Dataset items
-- Opening Marker --
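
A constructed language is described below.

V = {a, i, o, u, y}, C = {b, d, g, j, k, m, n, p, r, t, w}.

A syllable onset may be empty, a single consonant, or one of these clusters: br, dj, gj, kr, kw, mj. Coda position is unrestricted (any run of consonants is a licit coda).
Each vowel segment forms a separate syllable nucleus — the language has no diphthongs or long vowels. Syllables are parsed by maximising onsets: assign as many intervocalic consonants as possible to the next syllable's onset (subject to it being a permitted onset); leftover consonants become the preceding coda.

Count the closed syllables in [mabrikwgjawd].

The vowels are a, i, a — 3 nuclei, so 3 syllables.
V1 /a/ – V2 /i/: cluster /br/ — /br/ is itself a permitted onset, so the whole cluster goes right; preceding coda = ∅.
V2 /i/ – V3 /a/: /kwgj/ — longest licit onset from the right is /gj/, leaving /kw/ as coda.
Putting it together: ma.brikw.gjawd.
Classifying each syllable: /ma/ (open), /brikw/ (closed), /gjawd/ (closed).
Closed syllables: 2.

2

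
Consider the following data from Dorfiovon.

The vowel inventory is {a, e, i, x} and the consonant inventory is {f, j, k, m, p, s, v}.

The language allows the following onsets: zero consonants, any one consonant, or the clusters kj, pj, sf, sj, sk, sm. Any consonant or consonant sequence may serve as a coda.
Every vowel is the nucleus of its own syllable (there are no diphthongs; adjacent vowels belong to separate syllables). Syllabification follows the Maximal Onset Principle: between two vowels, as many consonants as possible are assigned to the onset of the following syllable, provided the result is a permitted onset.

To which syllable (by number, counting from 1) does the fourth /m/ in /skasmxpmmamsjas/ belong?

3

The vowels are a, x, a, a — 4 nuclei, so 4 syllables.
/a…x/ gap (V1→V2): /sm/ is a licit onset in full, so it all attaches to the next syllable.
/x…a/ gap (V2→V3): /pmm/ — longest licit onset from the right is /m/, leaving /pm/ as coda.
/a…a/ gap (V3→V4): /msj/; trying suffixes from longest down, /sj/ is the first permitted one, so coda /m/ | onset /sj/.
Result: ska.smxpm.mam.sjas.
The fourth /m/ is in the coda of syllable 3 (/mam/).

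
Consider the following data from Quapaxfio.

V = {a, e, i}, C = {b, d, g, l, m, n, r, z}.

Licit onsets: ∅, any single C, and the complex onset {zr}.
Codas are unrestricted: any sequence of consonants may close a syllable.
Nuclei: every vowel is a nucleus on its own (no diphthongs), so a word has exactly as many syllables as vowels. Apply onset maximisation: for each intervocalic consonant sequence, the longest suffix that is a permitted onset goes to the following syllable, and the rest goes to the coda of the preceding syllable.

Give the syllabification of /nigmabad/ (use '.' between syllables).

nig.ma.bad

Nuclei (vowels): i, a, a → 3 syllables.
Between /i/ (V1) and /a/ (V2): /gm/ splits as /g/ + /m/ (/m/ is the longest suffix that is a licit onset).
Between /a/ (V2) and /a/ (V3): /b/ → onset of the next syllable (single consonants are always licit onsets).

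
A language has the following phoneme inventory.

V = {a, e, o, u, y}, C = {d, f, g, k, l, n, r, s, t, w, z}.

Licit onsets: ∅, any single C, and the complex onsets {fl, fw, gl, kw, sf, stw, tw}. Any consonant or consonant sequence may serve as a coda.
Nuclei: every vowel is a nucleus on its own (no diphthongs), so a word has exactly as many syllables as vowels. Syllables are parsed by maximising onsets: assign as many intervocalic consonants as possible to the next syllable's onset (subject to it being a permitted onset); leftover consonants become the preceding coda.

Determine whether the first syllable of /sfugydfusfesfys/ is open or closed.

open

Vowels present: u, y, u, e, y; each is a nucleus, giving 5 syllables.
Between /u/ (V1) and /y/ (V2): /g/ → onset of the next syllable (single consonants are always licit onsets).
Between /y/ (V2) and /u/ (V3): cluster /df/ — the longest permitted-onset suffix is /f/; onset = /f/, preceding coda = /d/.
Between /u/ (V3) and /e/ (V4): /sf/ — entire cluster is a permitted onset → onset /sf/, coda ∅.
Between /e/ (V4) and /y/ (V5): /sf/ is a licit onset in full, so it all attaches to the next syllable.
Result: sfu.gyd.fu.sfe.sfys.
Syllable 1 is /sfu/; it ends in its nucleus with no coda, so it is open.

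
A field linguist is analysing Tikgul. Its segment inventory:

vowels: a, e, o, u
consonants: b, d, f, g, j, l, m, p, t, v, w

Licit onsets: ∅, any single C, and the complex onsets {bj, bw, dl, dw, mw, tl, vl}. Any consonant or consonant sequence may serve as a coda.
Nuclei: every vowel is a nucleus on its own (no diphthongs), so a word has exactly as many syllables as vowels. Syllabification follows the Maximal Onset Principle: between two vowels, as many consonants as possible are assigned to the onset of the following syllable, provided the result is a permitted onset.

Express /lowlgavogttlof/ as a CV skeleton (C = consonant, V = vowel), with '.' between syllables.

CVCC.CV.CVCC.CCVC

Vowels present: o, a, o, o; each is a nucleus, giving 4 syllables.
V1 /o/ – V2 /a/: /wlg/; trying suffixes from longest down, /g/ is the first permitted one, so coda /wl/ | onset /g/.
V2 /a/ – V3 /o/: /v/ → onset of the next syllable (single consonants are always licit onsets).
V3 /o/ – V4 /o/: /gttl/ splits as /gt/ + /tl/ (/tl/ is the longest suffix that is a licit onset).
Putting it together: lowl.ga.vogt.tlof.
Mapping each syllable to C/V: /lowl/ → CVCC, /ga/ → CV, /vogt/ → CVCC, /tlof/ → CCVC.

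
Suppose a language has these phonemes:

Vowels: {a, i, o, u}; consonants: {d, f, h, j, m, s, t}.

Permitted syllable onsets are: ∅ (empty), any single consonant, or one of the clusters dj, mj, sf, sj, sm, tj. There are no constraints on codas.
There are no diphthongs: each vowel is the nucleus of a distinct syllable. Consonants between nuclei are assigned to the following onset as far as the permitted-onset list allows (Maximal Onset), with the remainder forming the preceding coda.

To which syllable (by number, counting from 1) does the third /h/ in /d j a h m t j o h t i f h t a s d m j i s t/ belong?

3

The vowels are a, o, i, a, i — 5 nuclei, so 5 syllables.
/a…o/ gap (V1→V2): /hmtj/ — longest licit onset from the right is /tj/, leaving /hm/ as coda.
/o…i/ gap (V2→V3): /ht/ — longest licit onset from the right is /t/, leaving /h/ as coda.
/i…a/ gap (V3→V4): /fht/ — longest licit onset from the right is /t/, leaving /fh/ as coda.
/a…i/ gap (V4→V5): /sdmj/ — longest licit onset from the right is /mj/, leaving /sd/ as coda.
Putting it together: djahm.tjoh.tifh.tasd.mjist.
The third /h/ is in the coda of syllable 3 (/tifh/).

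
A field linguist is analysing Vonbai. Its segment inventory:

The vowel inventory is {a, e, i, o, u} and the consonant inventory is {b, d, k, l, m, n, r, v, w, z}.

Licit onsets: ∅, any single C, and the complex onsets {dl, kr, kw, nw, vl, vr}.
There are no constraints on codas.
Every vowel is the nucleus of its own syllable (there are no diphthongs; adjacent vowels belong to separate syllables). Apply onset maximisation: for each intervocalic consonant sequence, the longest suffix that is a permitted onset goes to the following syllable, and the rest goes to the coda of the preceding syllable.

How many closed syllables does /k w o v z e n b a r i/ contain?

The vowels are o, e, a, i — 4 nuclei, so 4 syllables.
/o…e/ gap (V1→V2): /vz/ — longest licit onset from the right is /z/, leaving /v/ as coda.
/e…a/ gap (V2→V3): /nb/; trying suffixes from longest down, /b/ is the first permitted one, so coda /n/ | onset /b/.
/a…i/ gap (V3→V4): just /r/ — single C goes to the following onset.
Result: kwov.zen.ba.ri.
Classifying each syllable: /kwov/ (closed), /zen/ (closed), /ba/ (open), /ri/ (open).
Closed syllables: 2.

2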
-- Closing Marker --
### What this task involves
Please set down each entry again, word for word.

### Exercise solution
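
A constructed language is described below.

V = {a, i, o, u, y}, C = {b, d, g, j, k, m, n, p, r, t, w}.

A syllable onset may be empty, a single consonant, or one of these clusters: br, dj, gj, kr, kw, mj. Coda position is unrestricted (any run of consonants is a licit coda).
Each vowel segment forms a separate syllable nucleus — the language has no diphthongs or long vowels. Syllables are parsed by maximising onsets: assign as many intervocalic consonants as possible to the next syllable's onset (subject to it being a permitted onset); leftover consonants become the preceding coda.

Count the closed syllables in [mabrikwgjawd].

The vowels are a, i, a — 3 nuclei, so 3 syllables.
V1 /a/ – V2 /i/: cluster /br/ — /br/ is itself a permitted onset, so the whole cluster goes right; preceding coda = ∅.
V2 /i/ – V3 /a/: /kwgj/ — longest licit onset from the right is /gj/, leaving /kw/ as coda.
Putting it together: ma.brikw.gjawd.
Classifying each syllable: /ma/ (open), /brikw/ (closed), /gjawd/ (closed).
Closed syllables: 2.

2

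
Consider the following data from Dorfiovon.

The vowel inventory is {a, e, i, x} and the consonant inventory is {f, j, k, m, p, s, v}.

The language allows the following onsets: zero consonants, any one consonant, or the clusters kj, pj, sf, sj, sk, sm. Any consonant or consonant sequence may serve as a coda.
Every vowel is the nucleus of its own syllable (there are no diphthongs; adjacent vowels belong to separate syllables). Syllabification follows the Maximal Onset Principle: between two vowels, as many consonants as possible are assigned to the onset of the following syllable, provided the result is a permitted onset.

To which syllable (by number, counting from 1) does the fourth /m/ in /skasmxpmmamsjas/ belong?

3

The vowels are a, x, a, a — 4 nuclei, so 4 syllables.
/a…x/ gap (V1→V2): /sm/ is a licit onset in full, so it all attaches to the next syllable.
/x…a/ gap (V2→V3): /pmm/ — longest licit onset from the right is /m/, leaving /pm/ as coda.
/a…a/ gap (V3→V4): /msj/; trying suffixes from longest down, /sj/ is the first permitted one, so coda /m/ | onset /sj/.
Result: ska.smxpm.mam.sjas.
The fourth /m/ is in the coda of syllable 3 (/mam/).

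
Consider the following data from Quapaxfio.

V = {a, e, i}, C = {b, d, g, l, m, n, r, z}.

Licit onsets: ∅, any single C, and the complex onset {zr}.
Codas are unrestricted: any sequence of consonants may close a syllable.
Nuclei: every vowel is a nucleus on its own (no diphthongs), so a word has exactly as many syllables as vowels. Apply onset maximisation: for each intervocalic consonant sequence, the longest suffix that is a permitted onset goes to the following syllable, and the rest goes to the coda of the preceding syllable.

Give the syllabification of /nigmabad/ (use '.' between syllables).

nig.ma.bad

Nuclei (vowels): i, a, a → 3 syllables.
Between /i/ (V1) and /a/ (V2): /gm/ splits as /g/ + /m/ (/m/ is the longest suffix that is a licit onset).
Between /a/ (V2) and /a/ (V3): /b/ → onset of the next syllable (single consonants are always licit onsets).

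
A language has the following phoneme inventory.

V = {a, e, o, u, y}, C = {d, f, g, k, l, n, r, s, t, w, z}.

Licit onsets: ∅, any single C, and the complex onsets {fl, fw, gl, kw, sf, stw, tw}. Any consonant or consonant sequence may serve as a coda.
Nuclei: every vowel is a nucleus on its own (no diphthongs), so a word has exactly as many syllables as vowels. Syllables are parsed by maximising onsets: assign as many intervocalic consonants as possible to the next syllable's onset (subject to it being a permitted onset); leftover consonants become the preceding coda.

Determine whether the first syllable of /sfugydfusfesfys/ is open or closed.

open

Vowels present: u, y, u, e, y; each is a nucleus, giving 5 syllables.
Between /u/ (V1) and /y/ (V2): /g/ → onset of the next syllable (single consonants are always licit onsets).
Between /y/ (V2) and /u/ (V3): cluster /df/ — the longest permitted-onset suffix is /f/; onset = /f/, preceding coda = /d/.
Between /u/ (V3) and /e/ (V4): /sf/ — entire cluster is a permitted onset → onset /sf/, coda ∅.
Between /e/ (V4) and /y/ (V5): /sf/ is a licit onset in full, so it all attaches to the next syllable.
Result: sfu.gyd.fu.sfe.sfys.
Syllable 1 is /sfu/; it ends in its nucleus with no coda, so it is open.

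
A field linguist is analysing Tikgul. Its segment inventory:

vowels: a, e, o, u
consonants: b, d, f, g, j, l, m, p, t, v, w

Licit onsets: ∅, any single C, and the complex onsets {bj, bw, dl, dw, mw, tl, vl}. Any consonant or consonant sequence may serve as a coda.
Nuclei: every vowel is a nucleus on its own (no diphthongs), so a word has exactly as many syllables as vowels. Syllabification follows the Maximal Onset Principle: between two vowels, as many consonants as possible are assigned to the onset of the following syllable, provided the result is a permitted onset.

Express /lowlgavogttlof/ as a CV skeleton (C = consonant, V = vowel), with '.' between syllables.

CVCC.CV.CVCC.CCVC

Vowels present: o, a, o, o; each is a nucleus, giving 4 syllables.
V1 /o/ – V2 /a/: /wlg/; trying suffixes from longest down, /g/ is the first permitted one, so coda /wl/ | onset /g/.
V2 /a/ – V3 /o/: /v/ → onset of the next syllable (single consonants are always licit onsets).
V3 /o/ – V4 /o/: /gttl/ splits as /gt/ + /tl/ (/tl/ is the longest suffix that is a licit onset).
Putting it together: lowl.ga.vogt.tlof.
Mapping each syllable to C/V: /lowl/ → CVCC, /ga/ → CV, /vogt/ → CVCC, /tlof/ → CCVC.

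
Suppose a language has these phonemes:

Vowels: {a, i, o, u}; consonants: {d, f, h, j, m, s, t}.

Permitted syllable onsets are: ∅ (empty), any single consonant, or one of the clusters dj, mj, sf, sj, sm, tj. There are no constraints on codas.
There are no diphthongs: each vowel is the nucleus of a distinct syllable. Consonants between nuclei are assigned to the following onset as far as the permitted-onset list allows (Maximal Onset), with the remainder forming the preceding coda.

To which syllable (by number, counting from 1) does the third /h/ in /d j a h m t j o h t i f h t a s d m j i s t/ belong?

3

The vowels are a, o, i, a, i — 5 nuclei, so 5 syllables.
/a…o/ gap (V1→V2): /hmtj/ — longest licit onset from the right is /tj/, leaving /hm/ as coda.
/o…i/ gap (V2→V3): /ht/ — longest licit onset from the right is /t/, leaving /h/ as coda.
/i…a/ gap (V3→V4): /fht/ — longest licit onset from the right is /t/, leaving /fh/ as coda.
/a…i/ gap (V4→V5): /sdmj/ — longest licit onset from the right is /mj/, leaving /sd/ as coda.
Putting it together: djahm.tjoh.tifh.tasd.mjist.
The third /h/ is in the coda of syllable 3 (/tifh/).

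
A field linguist is analysing Vonbai. Its segment inventory:

The vowel inventory is {a, e, i, o, u} and the consonant inventory is {b, d, k, l, m, n, r, v, w, z}.

Licit onsets: ∅, any single C, and the complex onsets {dl, kr, kw, nw, vl, vr}.
There are no constraints on codas.
Every vowel is the nucleus of its own syllable (there are no diphthongs; adjacent vowels belong to separate syllables). Apply onset maximisation: for each intervocalic consonant sequence, the longest suffix that is a permitted onset goes to the following syllable, and the rest goes to the coda of the preceding syllable.

How many closed syllables does /k w o v z e n b a r i/ contain?

The vowels are o, e, a, i — 4 nuclei, so 4 syllables.
/o…e/ gap (V1→V2): /vz/ — longest licit onset from the right is /z/, leaving /v/ as coda.
/e…a/ gap (V2→V3): /nb/; trying suffixes from longest down, /b/ is the first permitted one, so coda /n/ | onset /b/.
/a…i/ gap (V3→V4): just /r/ — single C goes to the following onset.
Result: kwov.zen.ba.ri.
Classifying each syllable: /kwov/ (closed), /zen/ (closed), /ba/ (open), /ri/ (open).
Closed syllables: 2.

2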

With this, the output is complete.